● **WORK INSTRUCTIONS**
Look for the word "constant" in the data below, and copy every line that holds it.

##### RECORDS FOR THIS TASK #####

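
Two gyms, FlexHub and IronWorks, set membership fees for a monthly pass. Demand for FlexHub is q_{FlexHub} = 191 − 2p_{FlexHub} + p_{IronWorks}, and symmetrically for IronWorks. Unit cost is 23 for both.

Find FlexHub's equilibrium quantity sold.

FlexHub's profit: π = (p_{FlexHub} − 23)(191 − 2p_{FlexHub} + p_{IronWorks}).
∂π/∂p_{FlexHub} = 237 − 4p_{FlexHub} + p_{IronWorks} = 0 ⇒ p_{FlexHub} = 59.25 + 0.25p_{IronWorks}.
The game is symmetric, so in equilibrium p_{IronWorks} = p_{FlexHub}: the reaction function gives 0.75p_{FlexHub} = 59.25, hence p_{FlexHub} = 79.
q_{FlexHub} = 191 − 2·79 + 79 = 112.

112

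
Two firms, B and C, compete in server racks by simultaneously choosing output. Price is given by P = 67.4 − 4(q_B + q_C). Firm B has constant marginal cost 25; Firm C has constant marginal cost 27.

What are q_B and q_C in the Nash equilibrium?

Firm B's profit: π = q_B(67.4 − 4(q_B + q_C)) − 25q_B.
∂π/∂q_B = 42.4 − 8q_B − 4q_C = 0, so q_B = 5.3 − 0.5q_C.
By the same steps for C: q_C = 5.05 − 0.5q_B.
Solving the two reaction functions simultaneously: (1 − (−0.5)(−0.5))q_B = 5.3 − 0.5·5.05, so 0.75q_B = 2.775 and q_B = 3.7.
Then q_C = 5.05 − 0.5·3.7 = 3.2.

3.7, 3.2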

#####
##### RECORDS FOR THIS TASK #####

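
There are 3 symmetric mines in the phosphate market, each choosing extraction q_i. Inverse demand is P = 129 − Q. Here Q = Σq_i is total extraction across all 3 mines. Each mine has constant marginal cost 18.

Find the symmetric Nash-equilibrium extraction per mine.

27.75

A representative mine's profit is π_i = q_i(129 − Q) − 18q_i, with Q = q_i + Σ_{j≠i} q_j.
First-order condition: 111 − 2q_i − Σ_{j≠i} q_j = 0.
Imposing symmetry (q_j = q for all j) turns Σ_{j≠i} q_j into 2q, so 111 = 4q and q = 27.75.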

#####

● **RESULT OF THE EXERCISE**
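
Two firms, B and C, compete in server racks by simultaneously choosing output. Price is given by P = 67.4 − 4(q_B + q_C). Firm B has constant marginal cost 25; Firm C has constant marginal cost 27.
There are 3 symmetric mines in the phosphate market, each choosing extraction q_i. Inverse demand is P = 129 − Q. Here Q = Σq_i is total extraction across all 3 mines. Each mine has constant marginal cost 18.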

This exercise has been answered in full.